Your goal -
Can you return the records below exactly as they stand, but only from the first line through the one with "67 | 38 | 11 |"?

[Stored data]

━━━━

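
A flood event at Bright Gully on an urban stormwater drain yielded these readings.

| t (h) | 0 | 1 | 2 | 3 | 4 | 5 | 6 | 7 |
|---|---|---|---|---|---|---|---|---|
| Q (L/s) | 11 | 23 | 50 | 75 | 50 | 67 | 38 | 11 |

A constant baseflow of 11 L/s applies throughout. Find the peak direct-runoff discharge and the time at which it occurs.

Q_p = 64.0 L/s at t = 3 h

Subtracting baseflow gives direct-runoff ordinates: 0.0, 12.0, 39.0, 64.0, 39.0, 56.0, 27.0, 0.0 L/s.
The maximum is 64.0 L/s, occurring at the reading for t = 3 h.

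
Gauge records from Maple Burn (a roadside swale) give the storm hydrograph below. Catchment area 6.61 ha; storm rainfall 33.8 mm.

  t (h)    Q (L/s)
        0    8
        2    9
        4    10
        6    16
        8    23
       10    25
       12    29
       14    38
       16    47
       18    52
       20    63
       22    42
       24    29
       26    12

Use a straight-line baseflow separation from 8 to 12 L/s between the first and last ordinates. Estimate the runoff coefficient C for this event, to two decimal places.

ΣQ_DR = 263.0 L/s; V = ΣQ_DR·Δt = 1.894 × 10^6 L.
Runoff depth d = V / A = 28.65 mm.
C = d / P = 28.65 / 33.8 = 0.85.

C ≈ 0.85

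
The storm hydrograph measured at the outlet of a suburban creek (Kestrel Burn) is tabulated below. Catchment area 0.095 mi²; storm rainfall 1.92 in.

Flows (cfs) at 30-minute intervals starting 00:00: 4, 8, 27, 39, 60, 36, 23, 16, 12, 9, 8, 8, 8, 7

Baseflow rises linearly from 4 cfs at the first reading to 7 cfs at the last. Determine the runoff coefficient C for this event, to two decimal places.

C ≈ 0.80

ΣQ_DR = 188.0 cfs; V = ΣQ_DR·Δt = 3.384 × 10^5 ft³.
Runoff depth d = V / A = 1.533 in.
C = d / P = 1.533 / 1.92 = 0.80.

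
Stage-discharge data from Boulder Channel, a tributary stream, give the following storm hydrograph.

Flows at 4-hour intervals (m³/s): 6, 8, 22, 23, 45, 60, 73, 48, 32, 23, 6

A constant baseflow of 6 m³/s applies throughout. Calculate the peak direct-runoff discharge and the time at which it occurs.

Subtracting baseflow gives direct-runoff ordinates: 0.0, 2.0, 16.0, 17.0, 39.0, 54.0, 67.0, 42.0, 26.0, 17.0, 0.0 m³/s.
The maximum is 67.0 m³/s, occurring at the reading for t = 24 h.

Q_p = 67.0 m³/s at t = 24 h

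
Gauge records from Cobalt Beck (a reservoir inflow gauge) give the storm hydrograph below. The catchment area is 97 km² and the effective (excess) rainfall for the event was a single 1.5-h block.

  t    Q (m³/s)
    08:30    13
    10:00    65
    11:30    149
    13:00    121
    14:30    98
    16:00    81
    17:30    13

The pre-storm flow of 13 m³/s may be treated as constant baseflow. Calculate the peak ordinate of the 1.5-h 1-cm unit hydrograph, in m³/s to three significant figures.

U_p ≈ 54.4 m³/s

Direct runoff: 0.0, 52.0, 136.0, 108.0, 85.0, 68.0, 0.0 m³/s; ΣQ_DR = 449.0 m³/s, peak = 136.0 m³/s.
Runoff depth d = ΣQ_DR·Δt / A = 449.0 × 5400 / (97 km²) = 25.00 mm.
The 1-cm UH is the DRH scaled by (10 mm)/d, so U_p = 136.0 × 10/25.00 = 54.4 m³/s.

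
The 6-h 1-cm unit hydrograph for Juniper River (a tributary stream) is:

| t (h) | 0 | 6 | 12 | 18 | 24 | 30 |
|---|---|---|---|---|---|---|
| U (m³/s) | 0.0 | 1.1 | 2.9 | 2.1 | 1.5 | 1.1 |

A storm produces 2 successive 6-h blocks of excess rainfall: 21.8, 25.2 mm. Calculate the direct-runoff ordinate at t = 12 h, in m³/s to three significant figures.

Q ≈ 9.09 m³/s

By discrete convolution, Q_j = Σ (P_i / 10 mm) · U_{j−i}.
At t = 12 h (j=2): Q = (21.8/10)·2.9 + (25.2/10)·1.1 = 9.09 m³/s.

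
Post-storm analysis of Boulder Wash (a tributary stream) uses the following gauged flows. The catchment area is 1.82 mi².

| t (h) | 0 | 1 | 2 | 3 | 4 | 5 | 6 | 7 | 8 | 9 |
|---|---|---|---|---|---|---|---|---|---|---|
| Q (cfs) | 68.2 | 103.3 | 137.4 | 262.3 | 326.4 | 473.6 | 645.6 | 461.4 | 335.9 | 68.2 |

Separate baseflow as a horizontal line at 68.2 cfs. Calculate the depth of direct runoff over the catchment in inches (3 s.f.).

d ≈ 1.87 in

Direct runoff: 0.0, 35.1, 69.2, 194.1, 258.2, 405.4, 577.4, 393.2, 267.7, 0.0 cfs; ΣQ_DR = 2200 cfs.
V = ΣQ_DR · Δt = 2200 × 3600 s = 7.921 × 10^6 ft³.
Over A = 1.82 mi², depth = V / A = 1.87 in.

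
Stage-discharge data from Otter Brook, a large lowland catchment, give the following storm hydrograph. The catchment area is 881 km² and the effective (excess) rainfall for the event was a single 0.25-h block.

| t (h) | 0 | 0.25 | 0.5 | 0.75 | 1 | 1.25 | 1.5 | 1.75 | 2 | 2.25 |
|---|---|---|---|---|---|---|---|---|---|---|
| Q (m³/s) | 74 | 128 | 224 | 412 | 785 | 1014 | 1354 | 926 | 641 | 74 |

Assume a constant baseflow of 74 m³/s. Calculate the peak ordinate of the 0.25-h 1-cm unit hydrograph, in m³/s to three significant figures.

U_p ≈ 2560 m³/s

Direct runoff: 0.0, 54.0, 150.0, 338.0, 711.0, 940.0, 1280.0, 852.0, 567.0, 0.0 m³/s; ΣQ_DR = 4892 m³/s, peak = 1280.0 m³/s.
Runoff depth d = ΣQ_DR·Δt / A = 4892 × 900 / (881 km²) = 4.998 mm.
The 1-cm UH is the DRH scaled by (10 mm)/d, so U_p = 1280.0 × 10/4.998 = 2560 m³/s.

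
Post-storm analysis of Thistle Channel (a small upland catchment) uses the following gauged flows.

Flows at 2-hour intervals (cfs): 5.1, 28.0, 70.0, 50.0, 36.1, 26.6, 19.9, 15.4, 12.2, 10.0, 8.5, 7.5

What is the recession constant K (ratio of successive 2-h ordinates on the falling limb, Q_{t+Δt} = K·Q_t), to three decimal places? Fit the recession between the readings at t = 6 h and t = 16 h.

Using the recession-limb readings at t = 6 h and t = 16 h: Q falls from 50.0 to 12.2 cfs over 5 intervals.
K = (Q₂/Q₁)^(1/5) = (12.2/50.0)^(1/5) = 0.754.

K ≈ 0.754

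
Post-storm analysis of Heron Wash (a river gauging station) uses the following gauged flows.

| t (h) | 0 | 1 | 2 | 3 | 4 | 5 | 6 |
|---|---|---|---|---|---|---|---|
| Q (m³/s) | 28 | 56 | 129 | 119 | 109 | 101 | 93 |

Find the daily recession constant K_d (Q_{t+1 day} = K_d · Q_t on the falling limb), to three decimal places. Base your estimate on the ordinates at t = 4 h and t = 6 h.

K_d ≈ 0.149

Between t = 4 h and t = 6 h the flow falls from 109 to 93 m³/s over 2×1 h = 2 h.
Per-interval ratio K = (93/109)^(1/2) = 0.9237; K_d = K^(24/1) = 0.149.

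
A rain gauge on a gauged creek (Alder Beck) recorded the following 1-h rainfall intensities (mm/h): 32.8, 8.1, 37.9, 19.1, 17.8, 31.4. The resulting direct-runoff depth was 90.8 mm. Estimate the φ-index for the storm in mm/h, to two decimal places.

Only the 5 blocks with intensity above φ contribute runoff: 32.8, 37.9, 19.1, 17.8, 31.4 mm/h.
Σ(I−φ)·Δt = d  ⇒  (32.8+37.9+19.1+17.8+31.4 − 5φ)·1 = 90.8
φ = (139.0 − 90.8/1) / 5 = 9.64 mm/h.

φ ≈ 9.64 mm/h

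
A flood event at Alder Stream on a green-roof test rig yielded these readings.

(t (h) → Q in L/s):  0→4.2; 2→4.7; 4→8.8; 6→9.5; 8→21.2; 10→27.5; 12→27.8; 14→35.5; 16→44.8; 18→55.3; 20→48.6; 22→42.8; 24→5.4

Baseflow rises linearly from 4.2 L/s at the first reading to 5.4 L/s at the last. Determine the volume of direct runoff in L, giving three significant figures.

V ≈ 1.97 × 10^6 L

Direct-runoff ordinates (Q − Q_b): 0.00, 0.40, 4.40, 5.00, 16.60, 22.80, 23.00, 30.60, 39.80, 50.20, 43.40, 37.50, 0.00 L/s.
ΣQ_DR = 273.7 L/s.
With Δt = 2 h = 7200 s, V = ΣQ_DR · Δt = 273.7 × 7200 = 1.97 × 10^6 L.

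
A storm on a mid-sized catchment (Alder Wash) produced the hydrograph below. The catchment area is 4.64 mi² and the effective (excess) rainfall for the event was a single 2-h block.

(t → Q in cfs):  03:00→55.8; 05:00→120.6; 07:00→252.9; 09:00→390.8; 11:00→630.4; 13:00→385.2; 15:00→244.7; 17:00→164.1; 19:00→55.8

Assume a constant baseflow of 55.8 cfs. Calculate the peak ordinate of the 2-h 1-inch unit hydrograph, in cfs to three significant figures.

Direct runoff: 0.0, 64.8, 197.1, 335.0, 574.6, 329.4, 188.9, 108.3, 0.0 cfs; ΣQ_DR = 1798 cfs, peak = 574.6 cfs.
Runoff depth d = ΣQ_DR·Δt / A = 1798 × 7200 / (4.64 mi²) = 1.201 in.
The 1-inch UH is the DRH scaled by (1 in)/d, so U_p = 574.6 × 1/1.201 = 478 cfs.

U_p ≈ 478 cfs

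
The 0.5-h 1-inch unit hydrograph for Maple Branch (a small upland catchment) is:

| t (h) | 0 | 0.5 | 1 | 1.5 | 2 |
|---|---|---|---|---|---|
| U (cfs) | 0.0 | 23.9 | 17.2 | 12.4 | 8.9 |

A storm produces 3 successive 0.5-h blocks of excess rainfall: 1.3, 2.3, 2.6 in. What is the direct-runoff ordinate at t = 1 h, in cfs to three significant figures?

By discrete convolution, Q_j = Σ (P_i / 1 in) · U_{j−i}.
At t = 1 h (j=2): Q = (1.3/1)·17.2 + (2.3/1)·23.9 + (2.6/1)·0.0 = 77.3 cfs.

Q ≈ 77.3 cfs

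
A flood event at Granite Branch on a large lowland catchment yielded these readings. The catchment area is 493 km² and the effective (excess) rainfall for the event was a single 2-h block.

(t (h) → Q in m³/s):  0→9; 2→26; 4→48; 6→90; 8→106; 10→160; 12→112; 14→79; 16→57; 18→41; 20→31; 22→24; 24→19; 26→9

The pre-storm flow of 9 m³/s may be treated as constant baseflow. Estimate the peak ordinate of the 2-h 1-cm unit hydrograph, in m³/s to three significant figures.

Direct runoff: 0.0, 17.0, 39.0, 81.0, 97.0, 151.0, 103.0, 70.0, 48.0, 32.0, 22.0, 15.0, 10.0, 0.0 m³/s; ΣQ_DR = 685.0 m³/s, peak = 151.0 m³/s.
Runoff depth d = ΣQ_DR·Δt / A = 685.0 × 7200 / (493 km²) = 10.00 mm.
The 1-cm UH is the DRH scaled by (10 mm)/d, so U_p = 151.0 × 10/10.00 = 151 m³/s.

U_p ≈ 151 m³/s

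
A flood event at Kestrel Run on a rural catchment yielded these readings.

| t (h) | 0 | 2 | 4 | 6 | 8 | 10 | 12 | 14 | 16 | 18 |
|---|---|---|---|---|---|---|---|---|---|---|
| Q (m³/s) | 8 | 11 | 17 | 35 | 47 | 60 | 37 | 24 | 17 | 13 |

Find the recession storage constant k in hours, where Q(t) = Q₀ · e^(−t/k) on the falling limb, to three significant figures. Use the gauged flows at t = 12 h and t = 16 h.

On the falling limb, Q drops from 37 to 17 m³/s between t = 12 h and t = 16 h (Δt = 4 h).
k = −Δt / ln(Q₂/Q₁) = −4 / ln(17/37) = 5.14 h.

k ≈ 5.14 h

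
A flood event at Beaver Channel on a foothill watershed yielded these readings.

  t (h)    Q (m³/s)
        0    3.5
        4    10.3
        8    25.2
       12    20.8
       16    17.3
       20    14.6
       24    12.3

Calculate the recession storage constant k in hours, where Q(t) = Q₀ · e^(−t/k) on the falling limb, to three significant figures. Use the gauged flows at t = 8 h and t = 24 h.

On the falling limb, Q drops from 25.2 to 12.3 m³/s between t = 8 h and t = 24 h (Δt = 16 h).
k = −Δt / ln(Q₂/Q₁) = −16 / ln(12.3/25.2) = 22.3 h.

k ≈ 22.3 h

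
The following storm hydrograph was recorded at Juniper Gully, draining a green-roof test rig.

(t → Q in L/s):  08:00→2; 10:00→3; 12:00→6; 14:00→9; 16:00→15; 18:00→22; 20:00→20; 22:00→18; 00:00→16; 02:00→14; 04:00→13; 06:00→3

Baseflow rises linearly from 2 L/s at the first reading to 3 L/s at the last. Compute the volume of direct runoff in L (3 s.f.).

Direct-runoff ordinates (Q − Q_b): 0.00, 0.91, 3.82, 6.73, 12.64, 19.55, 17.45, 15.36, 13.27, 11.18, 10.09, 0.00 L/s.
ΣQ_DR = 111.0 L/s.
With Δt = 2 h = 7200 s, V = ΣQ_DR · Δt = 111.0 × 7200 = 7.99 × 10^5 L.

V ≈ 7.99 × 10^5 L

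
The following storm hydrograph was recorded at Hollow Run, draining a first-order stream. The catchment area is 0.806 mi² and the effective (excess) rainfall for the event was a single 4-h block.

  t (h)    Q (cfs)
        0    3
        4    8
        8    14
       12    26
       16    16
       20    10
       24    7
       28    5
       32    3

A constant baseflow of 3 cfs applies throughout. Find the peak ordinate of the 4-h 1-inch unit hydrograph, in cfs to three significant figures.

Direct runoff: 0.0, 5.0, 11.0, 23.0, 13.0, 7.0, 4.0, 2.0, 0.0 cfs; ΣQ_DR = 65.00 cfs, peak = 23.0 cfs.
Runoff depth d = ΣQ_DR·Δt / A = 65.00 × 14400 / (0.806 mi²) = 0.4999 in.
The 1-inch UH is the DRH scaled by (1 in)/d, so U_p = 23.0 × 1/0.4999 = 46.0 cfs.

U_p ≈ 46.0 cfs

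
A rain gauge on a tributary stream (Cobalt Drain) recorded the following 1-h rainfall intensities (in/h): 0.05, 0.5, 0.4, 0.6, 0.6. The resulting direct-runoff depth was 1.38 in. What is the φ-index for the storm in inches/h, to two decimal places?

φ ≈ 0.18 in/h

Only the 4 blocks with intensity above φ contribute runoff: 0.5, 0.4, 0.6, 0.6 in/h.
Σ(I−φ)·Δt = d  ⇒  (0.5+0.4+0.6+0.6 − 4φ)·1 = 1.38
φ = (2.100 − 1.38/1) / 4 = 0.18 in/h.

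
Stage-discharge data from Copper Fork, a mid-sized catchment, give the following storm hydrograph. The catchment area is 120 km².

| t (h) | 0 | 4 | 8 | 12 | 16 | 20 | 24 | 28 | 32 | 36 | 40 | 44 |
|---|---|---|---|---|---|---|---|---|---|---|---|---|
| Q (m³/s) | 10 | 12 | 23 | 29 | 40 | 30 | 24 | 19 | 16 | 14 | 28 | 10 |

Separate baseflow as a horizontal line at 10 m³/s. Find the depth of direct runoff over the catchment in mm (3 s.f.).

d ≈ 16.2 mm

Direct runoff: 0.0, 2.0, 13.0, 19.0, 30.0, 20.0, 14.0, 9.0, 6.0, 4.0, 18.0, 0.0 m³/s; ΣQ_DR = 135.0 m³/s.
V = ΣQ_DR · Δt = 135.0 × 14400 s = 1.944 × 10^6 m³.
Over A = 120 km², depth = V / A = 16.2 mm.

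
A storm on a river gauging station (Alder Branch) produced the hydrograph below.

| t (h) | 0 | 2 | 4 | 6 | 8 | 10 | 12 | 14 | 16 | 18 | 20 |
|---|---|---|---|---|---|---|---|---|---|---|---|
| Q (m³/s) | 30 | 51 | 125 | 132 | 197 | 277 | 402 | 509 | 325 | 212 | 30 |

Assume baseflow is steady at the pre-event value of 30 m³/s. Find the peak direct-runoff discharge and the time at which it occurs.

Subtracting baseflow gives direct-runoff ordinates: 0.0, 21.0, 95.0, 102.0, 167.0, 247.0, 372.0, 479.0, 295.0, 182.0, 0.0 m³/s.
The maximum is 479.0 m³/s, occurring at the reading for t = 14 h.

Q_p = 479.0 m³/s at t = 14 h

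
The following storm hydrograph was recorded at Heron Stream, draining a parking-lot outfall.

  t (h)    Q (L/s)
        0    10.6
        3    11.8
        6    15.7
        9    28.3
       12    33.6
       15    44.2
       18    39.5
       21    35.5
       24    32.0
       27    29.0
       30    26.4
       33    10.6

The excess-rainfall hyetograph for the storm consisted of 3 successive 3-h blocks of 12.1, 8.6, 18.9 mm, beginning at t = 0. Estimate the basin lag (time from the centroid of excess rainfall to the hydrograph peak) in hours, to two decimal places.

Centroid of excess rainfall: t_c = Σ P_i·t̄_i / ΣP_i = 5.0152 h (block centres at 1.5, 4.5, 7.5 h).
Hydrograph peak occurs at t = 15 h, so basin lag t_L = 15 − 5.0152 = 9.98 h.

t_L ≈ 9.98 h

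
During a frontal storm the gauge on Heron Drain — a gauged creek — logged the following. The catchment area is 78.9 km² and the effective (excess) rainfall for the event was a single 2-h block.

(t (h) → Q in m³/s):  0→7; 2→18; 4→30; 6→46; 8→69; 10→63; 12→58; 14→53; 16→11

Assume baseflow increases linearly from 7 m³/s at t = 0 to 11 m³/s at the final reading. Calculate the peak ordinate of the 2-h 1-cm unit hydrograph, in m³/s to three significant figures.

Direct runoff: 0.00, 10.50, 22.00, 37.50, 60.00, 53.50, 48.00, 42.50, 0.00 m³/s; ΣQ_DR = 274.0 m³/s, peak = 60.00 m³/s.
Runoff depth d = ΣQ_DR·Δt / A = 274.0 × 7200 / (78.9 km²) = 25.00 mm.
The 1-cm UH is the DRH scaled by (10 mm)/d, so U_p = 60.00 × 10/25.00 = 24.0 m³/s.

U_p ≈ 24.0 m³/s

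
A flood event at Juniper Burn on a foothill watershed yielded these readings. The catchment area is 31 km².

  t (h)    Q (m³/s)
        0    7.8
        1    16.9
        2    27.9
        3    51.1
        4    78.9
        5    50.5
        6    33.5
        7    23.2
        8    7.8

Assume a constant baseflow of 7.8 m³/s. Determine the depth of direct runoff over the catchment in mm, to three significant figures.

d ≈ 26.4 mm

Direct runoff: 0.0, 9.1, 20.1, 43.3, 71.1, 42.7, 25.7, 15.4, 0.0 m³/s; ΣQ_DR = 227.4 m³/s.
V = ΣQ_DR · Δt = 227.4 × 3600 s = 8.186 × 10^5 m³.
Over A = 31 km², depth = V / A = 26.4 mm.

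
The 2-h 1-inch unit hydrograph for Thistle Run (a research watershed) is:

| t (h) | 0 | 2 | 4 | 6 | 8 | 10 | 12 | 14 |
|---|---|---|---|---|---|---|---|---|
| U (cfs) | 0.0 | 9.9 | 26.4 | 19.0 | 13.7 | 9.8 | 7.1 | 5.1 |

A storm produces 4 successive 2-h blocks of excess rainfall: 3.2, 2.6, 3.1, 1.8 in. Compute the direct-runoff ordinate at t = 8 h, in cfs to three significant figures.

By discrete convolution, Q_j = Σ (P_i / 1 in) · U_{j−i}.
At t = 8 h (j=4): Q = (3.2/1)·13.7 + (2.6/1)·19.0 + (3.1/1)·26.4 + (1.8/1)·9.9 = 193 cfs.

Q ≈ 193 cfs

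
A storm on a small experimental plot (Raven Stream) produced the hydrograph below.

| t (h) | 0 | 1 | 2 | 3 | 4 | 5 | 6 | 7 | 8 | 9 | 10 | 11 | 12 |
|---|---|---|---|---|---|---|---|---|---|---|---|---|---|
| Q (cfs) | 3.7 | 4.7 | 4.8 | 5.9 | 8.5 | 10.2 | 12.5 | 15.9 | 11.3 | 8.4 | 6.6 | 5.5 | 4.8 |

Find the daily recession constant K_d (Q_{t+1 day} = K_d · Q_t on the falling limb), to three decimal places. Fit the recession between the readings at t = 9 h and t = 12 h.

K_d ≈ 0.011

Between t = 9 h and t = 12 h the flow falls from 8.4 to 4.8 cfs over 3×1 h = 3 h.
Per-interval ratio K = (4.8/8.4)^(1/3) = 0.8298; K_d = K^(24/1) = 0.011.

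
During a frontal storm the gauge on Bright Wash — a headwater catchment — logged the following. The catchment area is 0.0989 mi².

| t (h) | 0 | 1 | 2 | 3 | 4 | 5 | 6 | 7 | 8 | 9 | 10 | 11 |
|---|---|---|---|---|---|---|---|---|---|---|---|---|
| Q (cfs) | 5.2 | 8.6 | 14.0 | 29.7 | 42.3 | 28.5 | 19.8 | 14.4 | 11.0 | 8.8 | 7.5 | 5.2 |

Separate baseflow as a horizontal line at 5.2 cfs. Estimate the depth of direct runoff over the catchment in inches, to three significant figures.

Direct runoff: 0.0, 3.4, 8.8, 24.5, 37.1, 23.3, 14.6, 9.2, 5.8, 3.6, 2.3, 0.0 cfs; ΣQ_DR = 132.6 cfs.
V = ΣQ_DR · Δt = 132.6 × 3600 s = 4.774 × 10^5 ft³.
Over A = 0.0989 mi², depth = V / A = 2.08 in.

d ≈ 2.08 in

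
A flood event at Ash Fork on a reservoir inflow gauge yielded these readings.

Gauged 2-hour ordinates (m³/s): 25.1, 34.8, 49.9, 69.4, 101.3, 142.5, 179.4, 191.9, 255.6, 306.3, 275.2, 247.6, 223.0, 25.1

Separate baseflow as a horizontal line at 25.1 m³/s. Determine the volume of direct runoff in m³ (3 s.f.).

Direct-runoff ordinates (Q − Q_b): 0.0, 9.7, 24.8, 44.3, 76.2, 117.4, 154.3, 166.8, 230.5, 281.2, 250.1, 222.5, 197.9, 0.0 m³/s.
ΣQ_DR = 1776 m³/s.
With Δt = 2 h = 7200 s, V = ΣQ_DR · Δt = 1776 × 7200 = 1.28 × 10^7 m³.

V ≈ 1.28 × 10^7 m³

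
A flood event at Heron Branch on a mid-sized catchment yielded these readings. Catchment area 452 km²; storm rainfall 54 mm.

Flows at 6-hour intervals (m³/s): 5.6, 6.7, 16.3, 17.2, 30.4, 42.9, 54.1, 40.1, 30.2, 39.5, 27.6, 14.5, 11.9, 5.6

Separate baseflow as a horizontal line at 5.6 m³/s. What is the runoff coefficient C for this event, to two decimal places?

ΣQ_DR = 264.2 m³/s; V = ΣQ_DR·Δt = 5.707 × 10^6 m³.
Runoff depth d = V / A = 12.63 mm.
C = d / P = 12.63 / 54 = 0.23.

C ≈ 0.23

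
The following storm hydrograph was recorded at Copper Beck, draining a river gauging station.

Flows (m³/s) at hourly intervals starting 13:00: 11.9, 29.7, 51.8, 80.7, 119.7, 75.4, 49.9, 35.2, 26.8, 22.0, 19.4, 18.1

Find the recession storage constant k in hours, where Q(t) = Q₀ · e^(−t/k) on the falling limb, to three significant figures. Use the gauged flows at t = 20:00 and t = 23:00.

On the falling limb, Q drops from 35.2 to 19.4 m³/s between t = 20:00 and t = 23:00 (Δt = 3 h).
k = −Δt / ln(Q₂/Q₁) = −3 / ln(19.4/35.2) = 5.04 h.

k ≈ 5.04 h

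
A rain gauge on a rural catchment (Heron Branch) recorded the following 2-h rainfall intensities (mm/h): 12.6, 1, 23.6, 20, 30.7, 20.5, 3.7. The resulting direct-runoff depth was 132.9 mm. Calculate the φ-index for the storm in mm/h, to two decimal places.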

━━━━

Reply to the exercise -
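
A flood event at Bright Gully on an urban stormwater drain yielded these readings.

| t (h) | 0 | 1 | 2 | 3 | 4 | 5 | 6 | 7 |
|---|---|---|---|---|---|---|---|---|
| Q (L/s) | 11 | 23 | 50 | 75 | 50 | 67 | 38 | 11 |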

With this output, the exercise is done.